Brief |
Once the line containing "A tunnel junction" is found, copy that line and all remaining lines of the records exactly, including the last one, and add nothing.

====== Task data ======

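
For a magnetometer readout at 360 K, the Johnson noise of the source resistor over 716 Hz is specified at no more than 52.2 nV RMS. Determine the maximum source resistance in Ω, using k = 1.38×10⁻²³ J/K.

Johnson–Nyquist: V_n = √(4kTRB) ⇒ R = V_n² / (4kTB)
4kTB = 4 × 1.38×10⁻²³ × 360 × 7.16×10² = 1.42×10⁻¹⁷
R = (5.22×10⁻⁸)² / 1.42×10⁻¹⁷ = 1.92×10² Ω = 192 Ω

192 Ω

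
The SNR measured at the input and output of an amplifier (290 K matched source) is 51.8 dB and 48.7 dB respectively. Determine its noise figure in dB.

3.1 dB

NF (dB) = SNR_in(dB) − SNR_out(dB) when the source is at T₀
NF = 51.8 − 48.7 = 3.1 dB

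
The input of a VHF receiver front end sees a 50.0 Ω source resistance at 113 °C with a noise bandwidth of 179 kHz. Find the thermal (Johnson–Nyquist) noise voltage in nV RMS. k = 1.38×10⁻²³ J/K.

T = 113 °C + 273.15 = 386.15 K
V_n = √(4kTRB)
4kTRB = 4 × 1.38×10⁻²³ × 386.15 × 5.00×10¹ × 1.79×10⁵ = 1.91×10⁻¹³ V²
V_n = √(1.91×10⁻¹³) = 4.37×10⁻⁷ V = 437 nV

437 nV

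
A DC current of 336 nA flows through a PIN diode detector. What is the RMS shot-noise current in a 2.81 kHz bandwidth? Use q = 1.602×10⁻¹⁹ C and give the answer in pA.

17.4 pA

I_n = √(2qI·B)
2qI·B = 2 × 1.602×10⁻¹⁹ × 3.36×10⁻⁷ × 2.81×10³ = 3.03×10⁻²² A²
I_n = √(3.03×10⁻²²) = 1.74×10⁻¹¹ A = 17.4 pA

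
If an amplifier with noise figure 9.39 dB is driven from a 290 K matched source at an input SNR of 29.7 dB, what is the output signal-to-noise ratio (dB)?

20.31 dB

By definition F = SNR_in/SNR_out, so in dB: SNR_out = SNR_in − NF
SNR_out = 29.7 − 9.39 = 20.31 dB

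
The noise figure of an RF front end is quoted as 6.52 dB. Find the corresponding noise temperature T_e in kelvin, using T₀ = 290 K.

1011 K

F = 10^(6.52/10) = 4.48745
T_e = (F − 1)·T₀ = (4.48745 − 1) × 290 = 1011 K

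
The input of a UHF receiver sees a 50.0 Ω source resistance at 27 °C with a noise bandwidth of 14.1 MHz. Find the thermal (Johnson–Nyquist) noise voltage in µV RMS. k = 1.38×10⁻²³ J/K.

3.42 µV

T = 27 °C + 273.15 = 300.15 K
V_n = √(4kTRB)
4kTRB = 4 × 1.38×10⁻²³ × 300.15 × 5.00×10¹ × 1.41×10⁷ = 1.17×10⁻¹¹ V²
V_n = √(1.17×10⁻¹¹) = 3.42×10⁻⁶ V = 3.42 µV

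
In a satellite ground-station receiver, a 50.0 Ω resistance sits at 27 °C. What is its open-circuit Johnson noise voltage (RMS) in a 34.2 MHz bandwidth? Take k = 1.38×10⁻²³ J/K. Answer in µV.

5.32 µV

T = 27 °C + 273.15 = 300.15 K
V_n = √(4kTRB)
4kTRB = 4 × 1.38×10⁻²³ × 300.15 × 5.00×10¹ × 3.42×10⁷ = 2.83×10⁻¹¹ V²
V_n = √(2.83×10⁻¹¹) = 5.32×10⁻⁶ V = 5.32 µV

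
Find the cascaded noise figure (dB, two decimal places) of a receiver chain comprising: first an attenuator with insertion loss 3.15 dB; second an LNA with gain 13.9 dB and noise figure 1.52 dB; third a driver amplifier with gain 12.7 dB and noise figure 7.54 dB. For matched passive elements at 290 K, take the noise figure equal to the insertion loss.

5.22 dB

Convert to linear (a loss of L dB is a gain of −L dB): F_i = 10^(NF_i/10), G_i = 10^(G_i,dB/10)
  Stage 1: F_1 = 10^(3.15/10) = 2.065, G_1 = 10^(−3.15/10) = 0.4842
  Stage 2: F_2 = 10^(1.52/10) = 1.419, G_2 = 10^(13.9/10) = 24.55
  Stage 3: F_3 = 10^(7.54/10) = 5.675, G_3 = 10^(12.7/10) = 18.62
Friis cascade:
  F = 2.065 + (1.419 − 1)/0.4842 + (5.675 − 1)/11.89 = 3.324
NF = 10 log₁₀(3.324) = 5.22 dB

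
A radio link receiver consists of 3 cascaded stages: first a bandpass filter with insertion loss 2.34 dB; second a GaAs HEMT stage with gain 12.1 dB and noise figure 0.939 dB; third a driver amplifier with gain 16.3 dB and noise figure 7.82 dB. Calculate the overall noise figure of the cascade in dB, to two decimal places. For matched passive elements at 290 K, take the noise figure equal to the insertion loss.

Convert to linear (a loss of L dB is a gain of −L dB): F_i = 10^(NF_i/10), G_i = 10^(G_i,dB/10)
  Stage 1: F_1 = 10^(2.34/10) = 1.714, G_1 = 10^(−2.34/10) = 0.5834
  Stage 2: F_2 = 10^(0.939/10) = 1.241, G_2 = 10^(12.1/10) = 16.22
  Stage 3: F_3 = 10^(7.82/10) = 6.053, G_3 = 10^(16.3/10) = 42.66
Friis cascade:
  F = 1.714 + (1.241 − 1)/0.5834 + (6.053 − 1)/9.462 = 2.662
NF = 10 log₁₀(2.662) = 4.25 dB

4.25 dB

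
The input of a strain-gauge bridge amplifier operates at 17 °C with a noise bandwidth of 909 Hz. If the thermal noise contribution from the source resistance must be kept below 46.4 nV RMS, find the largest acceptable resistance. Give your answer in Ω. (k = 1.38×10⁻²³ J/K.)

T = 17 °C + 273.15 = 290.15 K
Johnson–Nyquist: V_n = √(4kTRB) ⇒ R = V_n² / (4kTB)
4kTB = 4 × 1.38×10⁻²³ × 290.15 × 9.09×10² = 1.46×10⁻¹⁷
R = (4.64×10⁻⁸)² / 1.46×10⁻¹⁷ = 1.48×10² Ω = 148 Ω

148 Ω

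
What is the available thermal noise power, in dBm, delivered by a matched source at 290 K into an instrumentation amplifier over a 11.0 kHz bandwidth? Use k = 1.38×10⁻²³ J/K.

P_n = kTB = 1.38×10⁻²³ × 290 × 1.10×10⁴ = 4.40×10⁻¹⁷ W
In dBm: 10 log₁₀(4.40×10⁻¹⁷ / 10⁻³) = −133.6 dBm

−133.6 dBm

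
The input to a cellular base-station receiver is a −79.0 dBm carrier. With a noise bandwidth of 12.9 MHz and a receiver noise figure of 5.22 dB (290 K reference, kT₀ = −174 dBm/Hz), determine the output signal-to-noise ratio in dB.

Noise floor: N = −174 + 10 log₁₀(B) + NF
10 log₁₀(1.29×10⁷) = 71.11 dB
N = −174 + 71.11 + 5.22 = −97.67 dBm
SNR = P_sig − N = −79.0 − (−97.67) = 18.67 dB → 18.7 dB

18.7 dB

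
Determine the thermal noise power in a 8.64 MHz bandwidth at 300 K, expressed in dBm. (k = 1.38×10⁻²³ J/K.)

−104.5 dBm

P_n = kTB = 1.38×10⁻²³ × 300 × 8.64×10⁶ = 3.58×10⁻¹⁴ W
In dBm: 10 log₁₀(3.58×10⁻¹⁴ / 10⁻³) = −104.5 dBm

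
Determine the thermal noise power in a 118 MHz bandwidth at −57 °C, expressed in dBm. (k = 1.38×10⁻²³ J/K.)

T = −57 °C + 273.15 = 216.15 K
P_n = kTB = 1.38×10⁻²³ × 216.15 × 1.18×10⁸ = 3.52×10⁻¹³ W
In dBm: 10 log₁₀(3.52×10⁻¹³ / 10⁻³) = −94.5 dBm

−94.5 dBm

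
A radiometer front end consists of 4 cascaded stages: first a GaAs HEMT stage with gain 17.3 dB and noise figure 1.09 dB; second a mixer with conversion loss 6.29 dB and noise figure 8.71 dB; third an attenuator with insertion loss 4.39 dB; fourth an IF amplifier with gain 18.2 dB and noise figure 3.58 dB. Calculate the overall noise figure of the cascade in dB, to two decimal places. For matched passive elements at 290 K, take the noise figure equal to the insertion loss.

2.61 dB

Convert to linear (a loss of L dB is a gain of −L dB): F_i = 10^(NF_i/10), G_i = 10^(G_i,dB/10)
  Stage 1: F_1 = 10^(1.09/10) = 1.285, G_1 = 10^(17.3/10) = 53.70
  Stage 2: F_2 = 10^(8.71/10) = 7.430, G_2 = 10^(−6.29/10) = 0.2350
  Stage 3: F_3 = 10^(4.39/10) = 2.748, G_3 = 10^(−4.39/10) = 0.3639
  Stage 4: F_4 = 10^(3.58/10) = 2.280, G_4 = 10^(18.2/10) = 66.07
Friis cascade:
  F = 1.285 + (7.430 − 1)/53.70 + (2.748 − 1)/12.62 + (2.280 − 1)/4.592 = 1.822
NF = 10 log₁₀(1.822) = 2.61 dB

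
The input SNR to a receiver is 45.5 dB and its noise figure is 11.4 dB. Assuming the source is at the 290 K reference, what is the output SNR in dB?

By definition F = SNR_in/SNR_out, so in dB: SNR_out = SNR_in − NF
SNR_out = 45.5 − 11.4 = 34.1 dB

34.1 dB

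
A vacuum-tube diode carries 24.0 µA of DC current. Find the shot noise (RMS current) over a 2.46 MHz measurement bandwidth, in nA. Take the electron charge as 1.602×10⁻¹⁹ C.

I_n = √(2qI·B)
2qI·B = 2 × 1.602×10⁻¹⁹ × 2.40×10⁻⁵ × 2.46×10⁶ = 1.89×10⁻¹⁷ A²
I_n = √(1.89×10⁻¹⁷) = 4.35×10⁻⁹ A = 4.35 nA

4.35 nA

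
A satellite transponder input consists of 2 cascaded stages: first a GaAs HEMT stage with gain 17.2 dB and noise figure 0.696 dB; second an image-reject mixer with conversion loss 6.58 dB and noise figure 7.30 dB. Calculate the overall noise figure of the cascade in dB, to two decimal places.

Convert to linear (a loss of L dB is a gain of −L dB): F_i = 10^(NF_i/10), G_i = 10^(G_i,dB/10)
  Stage 1: F_1 = 10^(0.696/10) = 1.174, G_1 = 10^(17.2/10) = 52.48
  Stage 2: F_2 = 10^(7.30/10) = 5.370, G_2 = 10^(−6.58/10) = 0.2198
Friis cascade:
  F = 1.174 + (5.370 − 1)/52.48 = 1.257
NF = 10 log₁₀(1.257) = 0.99 dB

0.99 dB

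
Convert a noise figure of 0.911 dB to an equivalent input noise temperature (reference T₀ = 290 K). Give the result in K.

67.7 K

F = 10^(0.911/10) = 1.23339
T_e = (F − 1)·T₀ = (1.23339 − 1) × 290 = 67.7 K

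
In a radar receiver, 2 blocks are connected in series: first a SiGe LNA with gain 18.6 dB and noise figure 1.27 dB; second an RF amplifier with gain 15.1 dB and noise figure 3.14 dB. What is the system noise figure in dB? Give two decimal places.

Convert to linear (a loss of L dB is a gain of −L dB): F_i = 10^(NF_i/10), G_i = 10^(G_i,dB/10)
  Stage 1: F_1 = 10^(1.27/10) = 1.340, G_1 = 10^(18.6/10) = 72.44
  Stage 2: F_2 = 10^(3.14/10) = 2.061, G_2 = 10^(15.1/10) = 32.36
Friis cascade:
  F = 1.340 + (2.061 − 1)/72.44 = 1.354
NF = 10 log₁₀(1.354) = 1.32 dB

1.32 dB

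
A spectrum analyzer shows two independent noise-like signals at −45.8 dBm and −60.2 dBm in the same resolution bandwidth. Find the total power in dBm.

−45.6 dBm

Convert to linear, add, convert back:
P₁ = 2.63×10⁻⁸ W, P₂ = 9.55×10⁻¹⁰ W
P_tot = 2.73×10⁻⁸ W → 10 log₁₀(P_tot / 10⁻³) = −45.6 dBm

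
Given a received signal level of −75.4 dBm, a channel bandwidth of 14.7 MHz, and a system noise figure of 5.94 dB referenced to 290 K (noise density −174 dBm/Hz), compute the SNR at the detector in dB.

Noise floor: N = −174 + 10 log₁₀(B) + NF
10 log₁₀(1.47×10⁷) = 71.67 dB
N = −174 + 71.67 + 5.94 = −96.39 dBm
SNR = P_sig − N = −75.4 − (−96.39) = 20.99 dB → 21.0 dB

21.0 dB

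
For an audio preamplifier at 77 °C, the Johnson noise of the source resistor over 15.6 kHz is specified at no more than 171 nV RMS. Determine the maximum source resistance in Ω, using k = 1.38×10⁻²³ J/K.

97.0 Ω

T = 77 °C + 273.15 = 350.15 K
Johnson–Nyquist: V_n = √(4kTRB) ⇒ R = V_n² / (4kTB)
4kTB = 4 × 1.38×10⁻²³ × 350.15 × 1.56×10⁴ = 3.02×10⁻¹⁶
R = (1.71×10⁻⁷)² / 3.02×10⁻¹⁶ = 9.70×10¹ Ω = 97.0 Ω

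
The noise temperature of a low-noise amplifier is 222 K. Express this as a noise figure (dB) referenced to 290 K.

F = 1 + T_e/T₀ = 1 + 222/290 = 1.76552
NF = 10 log₁₀(1.76552) = 2.47 dB

2.47 dB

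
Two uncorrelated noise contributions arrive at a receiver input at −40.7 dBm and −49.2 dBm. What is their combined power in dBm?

−40.1 dBm

Convert to linear, add, convert back:
P₁ = 8.51×10⁻⁸ W, P₂ = 1.20×10⁻⁸ W
P_tot = 9.71×10⁻⁸ W → 10 log₁₀(P_tot / 10⁻³) = −40.1 dBm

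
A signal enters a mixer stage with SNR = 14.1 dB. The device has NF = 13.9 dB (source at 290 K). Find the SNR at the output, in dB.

0.2 dB

By definition F = SNR_in/SNR_out, so in dB: SNR_out = SNR_in − NF
SNR_out = 14.1 − 13.9 = 0.2 dB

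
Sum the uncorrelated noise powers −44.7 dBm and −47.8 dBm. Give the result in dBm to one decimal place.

Convert to linear, add, convert back:
P₁ = 3.39×10⁻⁸ W, P₂ = 1.66×10⁻⁸ W
P_tot = 5.05×10⁻⁸ W → 10 log₁₀(P_tot / 10⁻³) = −43.0 dBm

−43.0 dBm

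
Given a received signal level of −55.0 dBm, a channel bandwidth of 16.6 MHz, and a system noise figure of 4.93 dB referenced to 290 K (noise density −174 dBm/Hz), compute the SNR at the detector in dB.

41.9 dB

Noise floor: N = −174 + 10 log₁₀(B) + NF
10 log₁₀(1.66×10⁷) = 72.2 dB
N = −174 + 72.2 + 4.93 = −96.87 dBm
SNR = P_sig − N = −55.0 − (−96.87) = 41.87 dB → 41.9 dB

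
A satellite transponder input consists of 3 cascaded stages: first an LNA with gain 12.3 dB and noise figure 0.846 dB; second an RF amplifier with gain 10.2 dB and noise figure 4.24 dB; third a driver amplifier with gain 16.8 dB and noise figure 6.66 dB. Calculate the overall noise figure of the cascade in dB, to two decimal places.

1.25 dB

Convert to linear (a loss of L dB is a gain of −L dB): F_i = 10^(NF_i/10), G_i = 10^(G_i,dB/10)
  Stage 1: F_1 = 10^(0.846/10) = 1.215, G_1 = 10^(12.3/10) = 16.98
  Stage 2: F_2 = 10^(4.24/10) = 2.655, G_2 = 10^(10.2/10) = 10.47
  Stage 3: F_3 = 10^(6.66/10) = 4.634, G_3 = 10^(16.8/10) = 47.86
Friis cascade:
  F = 1.215 + (2.655 − 1)/16.98 + (4.634 − 1)/177.8 = 1.333
NF = 10 log₁₀(1.333) = 1.25 dB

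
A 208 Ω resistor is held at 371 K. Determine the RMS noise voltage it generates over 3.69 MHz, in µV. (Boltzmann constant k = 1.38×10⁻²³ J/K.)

3.96 µV

V_n = √(4kTRB)
4kTRB = 4 × 1.38×10⁻²³ × 371 × 2.08×10² × 3.69×10⁶ = 1.57×10⁻¹¹ V²
V_n = √(1.57×10⁻¹¹) = 3.96×10⁻⁶ V = 3.96 µV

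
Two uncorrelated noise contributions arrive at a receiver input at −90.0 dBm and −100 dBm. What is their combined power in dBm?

Convert to linear, add, convert back:
P₁ = 1.00×10⁻¹² W, P₂ = 1.00×10⁻¹³ W
P_tot = 1.10×10⁻¹² W → 10 log₁₀(P_tot / 10⁻³) = −89.6 dBm

−89.6 dBm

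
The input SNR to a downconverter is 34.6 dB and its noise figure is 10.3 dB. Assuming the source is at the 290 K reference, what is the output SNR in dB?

By definition F = SNR_in/SNR_out, so in dB: SNR_out = SNR_in − NF
SNR_out = 34.6 − 10.3 = 24.3 dB

24.3 dB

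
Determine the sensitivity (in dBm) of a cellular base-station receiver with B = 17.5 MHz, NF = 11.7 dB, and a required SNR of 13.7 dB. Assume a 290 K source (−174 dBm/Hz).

−76.2 dBm

Sensitivity = −174 + 10 log₁₀(B) + NF + SNR_min
= −174 + 72.43 + 11.7 + 13.7
= −76.17 dBm → −76.2 dBm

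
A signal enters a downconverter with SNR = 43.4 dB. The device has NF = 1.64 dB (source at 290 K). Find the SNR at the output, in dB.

41.76 dB

By definition F = SNR_in/SNR_out, so in dB: SNR_out = SNR_in − NF
SNR_out = 43.4 − 1.64 = 41.76 dB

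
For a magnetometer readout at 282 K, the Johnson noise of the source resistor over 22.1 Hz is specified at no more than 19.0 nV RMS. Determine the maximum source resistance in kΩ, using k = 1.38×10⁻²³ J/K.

Johnson–Nyquist: V_n = √(4kTRB) ⇒ R = V_n² / (4kTB)
4kTB = 4 × 1.38×10⁻²³ × 282 × 2.21×10¹ = 3.44×10⁻¹⁹
R = (1.90×10⁻⁸)² / 3.44×10⁻¹⁹ = 1.05×10³ Ω = 1.05 kΩ

1.05 kΩ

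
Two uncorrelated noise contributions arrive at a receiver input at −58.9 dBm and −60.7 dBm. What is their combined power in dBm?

Convert to linear, add, convert back:
P₁ = 1.29×10⁻⁹ W, P₂ = 8.51×10⁻¹⁰ W
P_tot = 2.14×10⁻⁹ W → 10 log₁₀(P_tot / 10⁻³) = −56.7 dBm

−56.7 dBm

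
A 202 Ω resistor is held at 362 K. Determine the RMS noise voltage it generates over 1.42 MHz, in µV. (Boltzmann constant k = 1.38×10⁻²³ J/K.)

2.39 µV

V_n = √(4kTRB)
4kTRB = 4 × 1.38×10⁻²³ × 362 × 2.02×10² × 1.42×10⁶ = 5.73×10⁻¹² V²
V_n = √(5.73×10⁻¹²) = 2.39×10⁻⁶ V = 2.39 µV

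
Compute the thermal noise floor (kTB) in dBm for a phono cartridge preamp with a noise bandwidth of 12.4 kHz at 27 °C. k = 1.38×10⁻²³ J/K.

−132.9 dBm

T = 27 °C + 273.15 = 300.15 K
P_n = kTB = 1.38×10⁻²³ × 300.15 × 1.24×10⁴ = 5.14×10⁻¹⁷ W
In dBm: 10 log₁₀(5.14×10⁻¹⁷ / 10⁻³) = −132.9 dBm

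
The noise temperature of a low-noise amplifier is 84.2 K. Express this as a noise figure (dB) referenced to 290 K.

1.11 dB

F = 1 + T_e/T₀ = 1 + 84.2/290 = 1.29034
NF = 10 log₁₀(1.29034) = 1.11 dB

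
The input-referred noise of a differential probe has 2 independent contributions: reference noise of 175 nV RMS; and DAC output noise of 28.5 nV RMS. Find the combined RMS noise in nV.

Uncorrelated sources add in power (mean-square): V_tot = √(ΣV_i²)
V_tot = √[(1.75×10⁻⁷)² + (2.85×10⁻⁸)²] = 1.77×10⁻⁷ V = 177 nV

177 nV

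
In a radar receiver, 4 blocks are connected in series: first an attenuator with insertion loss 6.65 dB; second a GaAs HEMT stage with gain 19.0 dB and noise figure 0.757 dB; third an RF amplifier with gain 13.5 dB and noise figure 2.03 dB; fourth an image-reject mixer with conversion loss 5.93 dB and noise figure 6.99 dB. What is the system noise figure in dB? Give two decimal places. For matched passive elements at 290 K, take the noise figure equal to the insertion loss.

Convert to linear (a loss of L dB is a gain of −L dB): F_i = 10^(NF_i/10), G_i = 10^(G_i,dB/10)
  Stage 1: F_1 = 10^(6.65/10) = 4.624, G_1 = 10^(−6.65/10) = 0.2163
  Stage 2: F_2 = 10^(0.757/10) = 1.190, G_2 = 10^(19.0/10) = 79.43
  Stage 3: F_3 = 10^(2.03/10) = 1.596, G_3 = 10^(13.5/10) = 22.39
  Stage 4: F_4 = 10^(6.99/10) = 5.000, G_4 = 10^(−5.93/10) = 0.2553
Friis cascade:
  F = 4.624 + (1.190 − 1)/0.2163 + (1.596 − 1)/17.18 + (5.000 − 1)/384.6 = 5.549
NF = 10 log₁₀(5.549) = 7.44 dB

7.44 dB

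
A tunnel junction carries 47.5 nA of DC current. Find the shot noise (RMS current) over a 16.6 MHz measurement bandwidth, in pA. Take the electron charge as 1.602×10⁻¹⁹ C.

I_n = √(2qI·B)
2qI·B = 2 × 1.602×10⁻¹⁹ × 4.75×10⁻⁸ × 1.66×10⁷ = 2.53×10⁻¹⁹ A²
I_n = √(2.53×10⁻¹⁹) = 5.03×10⁻¹⁰ A = 503 pA

503 pA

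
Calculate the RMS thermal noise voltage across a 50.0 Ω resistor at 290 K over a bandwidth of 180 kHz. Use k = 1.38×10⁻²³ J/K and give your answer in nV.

380 nV

V_n = √(4kTRB)
4kTRB = 4 × 1.38×10⁻²³ × 290 × 5.00×10¹ × 1.80×10⁵ = 1.44×10⁻¹³ V²
V_n = √(1.44×10⁻¹³) = 3.80×10⁻⁷ V = 380 nV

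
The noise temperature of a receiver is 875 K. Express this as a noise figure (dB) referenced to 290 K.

6.04 dB

F = 1 + T_e/T₀ = 1 + 875/290 = 4.01724
NF = 10 log₁₀(4.01724) = 6.04 dB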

======

Response below |
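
A tunnel junction carries 47.5 nA of DC current. Find the shot noise (RMS current) over a 16.6 MHz measurement bandwidth, in pA. Take the electron charge as 1.602×10⁻¹⁹ C.

I_n = √(2qI·B)
2qI·B = 2 × 1.602×10⁻¹⁹ × 4.75×10⁻⁸ × 1.66×10⁷ = 2.53×10⁻¹⁹ A²
I_n = √(2.53×10⁻¹⁹) = 5.03×10⁻¹⁰ A = 503 pA

503 pA

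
Calculate the RMS thermal noise voltage across a 50.0 Ω resistor at 290 K over a bandwidth of 180 kHz. Use k = 1.38×10⁻²³ J/K and give your answer in nV.

380 nV

V_n = √(4kTRB)
4kTRB = 4 × 1.38×10⁻²³ × 290 × 5.00×10¹ × 1.80×10⁵ = 1.44×10⁻¹³ V²
V_n = √(1.44×10⁻¹³) = 3.80×10⁻⁷ V = 380 nV

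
The noise temperature of a receiver is 875 K. Express this as a noise figure (dB) referenced to 290 K.

6.04 dB

F = 1 + T_e/T₀ = 1 + 875/290 = 4.01724
NF = 10 log₁₀(4.01724) = 6.04 dB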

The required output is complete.